**What you have to do:** Retype the entries below word for word, leaving none out.

========================================

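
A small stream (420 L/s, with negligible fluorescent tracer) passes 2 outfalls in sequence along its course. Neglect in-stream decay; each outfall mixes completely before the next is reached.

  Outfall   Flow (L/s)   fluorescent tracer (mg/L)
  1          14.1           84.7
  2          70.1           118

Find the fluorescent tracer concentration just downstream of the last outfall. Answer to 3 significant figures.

After outfall 1: Q = 420.0 + 14.10 = 434.1 L/s; C = (420.0·0 + 14.10·84.70)/434.1 = 2.751 mg/L.
After outfall 2: Q = 434.1 + 70.10 = 504.2 L/s; C = (434.1·2.751 + 70.10·118.0)/504.2 = 18.77 mg/L.

18.8 mg/L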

========================================

**Problem solution:**
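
A small stream (420 L/s, with negligible fluorescent tracer) passes 2 outfalls in sequence along its course. Neglect in-stream decay; each outfall mixes completely before the next is reached.

  Outfall   Flow (L/s)   fluorescent tracer (mg/L)
  1          14.1           84.7
  2          70.1           118

Find the fluorescent tracer concentration just downstream of the last outfall. Answer to 3 significant figures.

After outfall 1: Q = 420.0 + 14.10 = 434.1 L/s; C = (420.0·0 + 14.10·84.70)/434.1 = 2.751 mg/L.
After outfall 2: Q = 434.1 + 70.10 = 504.2 L/s; C = (434.1·2.751 + 70.10·118.0)/504.2 = 18.77 mg/L.

18.8 mg/L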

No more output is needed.